After reading the data below, copy out every line that contains the word "which".

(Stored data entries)
++++++
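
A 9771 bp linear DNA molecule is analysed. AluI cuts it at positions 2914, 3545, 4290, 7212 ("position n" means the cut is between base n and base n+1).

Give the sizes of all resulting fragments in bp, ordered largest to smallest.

Linear molecule, 4 cuts → 5 fragments:
  2914 − 0 = 2914 bp
  3545 − 2914 = 631 bp
  4290 − 3545 = 745 bp
  7212 − 4290 = 2922 bp
  9771 − 7212 = 2559 bp
Sorted largest to smallest: 2922, 2914, 2559, 745, 631 bp.

2922, 2914, 2559, 745, 631 bp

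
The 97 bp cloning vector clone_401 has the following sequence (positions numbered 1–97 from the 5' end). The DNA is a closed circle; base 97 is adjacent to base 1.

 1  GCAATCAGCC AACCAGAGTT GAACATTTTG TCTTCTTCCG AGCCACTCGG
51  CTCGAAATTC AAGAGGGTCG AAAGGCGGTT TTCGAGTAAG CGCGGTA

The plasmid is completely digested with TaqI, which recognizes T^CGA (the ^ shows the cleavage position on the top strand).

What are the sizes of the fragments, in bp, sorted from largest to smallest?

TaqI sites (TCGA) start at positions 52, 68, 82.
TaqI cuts after the first base of each site, so after positions 52, 68, 82.
Circular molecule, 3 cuts → 3 fragments:
  53–68 → 16 bp
  69–82 → 14 bp
  83–97 then 1–52 → 15 + 52 = 67 bp
Sorted largest to smallest: 67, 16, 14 bp.

67, 16, 14 bp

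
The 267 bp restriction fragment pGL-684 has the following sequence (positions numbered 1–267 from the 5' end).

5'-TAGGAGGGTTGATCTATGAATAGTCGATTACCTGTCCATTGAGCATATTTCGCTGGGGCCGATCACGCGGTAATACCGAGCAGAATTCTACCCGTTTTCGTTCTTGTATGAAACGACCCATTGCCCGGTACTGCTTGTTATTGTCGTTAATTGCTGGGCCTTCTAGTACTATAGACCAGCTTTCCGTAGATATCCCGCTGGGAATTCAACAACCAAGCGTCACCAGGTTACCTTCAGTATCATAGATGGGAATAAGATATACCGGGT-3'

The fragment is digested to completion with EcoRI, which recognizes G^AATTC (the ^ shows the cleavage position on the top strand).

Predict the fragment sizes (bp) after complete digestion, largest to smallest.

119, 83, 65 bp

EcoRI sites (GAATTC) start at positions 83, 202.
EcoRI cuts after the first base of each site, so after positions 83, 202.
Linear molecule, 2 cuts → 3 fragments:
  1–83 → 83 bp
  84–202 → 119 bp
  203–267 → 65 bp
Sorted largest to smallest: 119, 83, 65 bp.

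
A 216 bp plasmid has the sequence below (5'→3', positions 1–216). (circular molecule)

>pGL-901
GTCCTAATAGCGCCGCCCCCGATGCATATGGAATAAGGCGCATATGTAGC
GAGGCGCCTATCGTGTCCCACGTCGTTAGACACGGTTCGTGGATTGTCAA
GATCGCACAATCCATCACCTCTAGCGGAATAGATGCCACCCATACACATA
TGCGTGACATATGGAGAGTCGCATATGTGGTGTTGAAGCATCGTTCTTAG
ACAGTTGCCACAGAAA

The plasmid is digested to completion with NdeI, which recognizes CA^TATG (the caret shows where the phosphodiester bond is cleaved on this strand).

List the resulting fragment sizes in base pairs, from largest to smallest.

NdeI sites (CATATG) start at positions 25, 41, 147, 158, 172.
NdeI cuts after base 2 of each site, so after positions 26, 42, 148, 159, 173.
Circular molecule, 5 cuts → 5 fragments:
  27–42 → 16 bp
  43–148 → 106 bp
  149–159 → 11 bp
  160–173 → 14 bp
  174–216 then 1–26 → 43 + 26 = 69 bp
Sorted largest to smallest: 106, 69, 16, 14, 11 bp.

106, 69, 16, 14, 11 bp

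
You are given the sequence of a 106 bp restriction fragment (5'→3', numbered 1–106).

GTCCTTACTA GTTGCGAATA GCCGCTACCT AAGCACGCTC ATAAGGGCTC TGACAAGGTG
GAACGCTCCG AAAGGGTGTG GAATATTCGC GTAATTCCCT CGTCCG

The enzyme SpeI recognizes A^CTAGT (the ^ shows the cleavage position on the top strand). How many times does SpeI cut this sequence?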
++++++
» **Expected answer**
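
The plasmid is completely digested with TaqI, which recognizes T^CGA (the ^ shows the cleavage position on the top strand).
The fragment is digested to completion with EcoRI, which recognizes G^AATTC (the ^ shows the cleavage position on the top strand).
The plasmid is digested to completion with NdeI, which recognizes CA^TATG (the caret shows where the phosphodiester bond is cleaved on this strand).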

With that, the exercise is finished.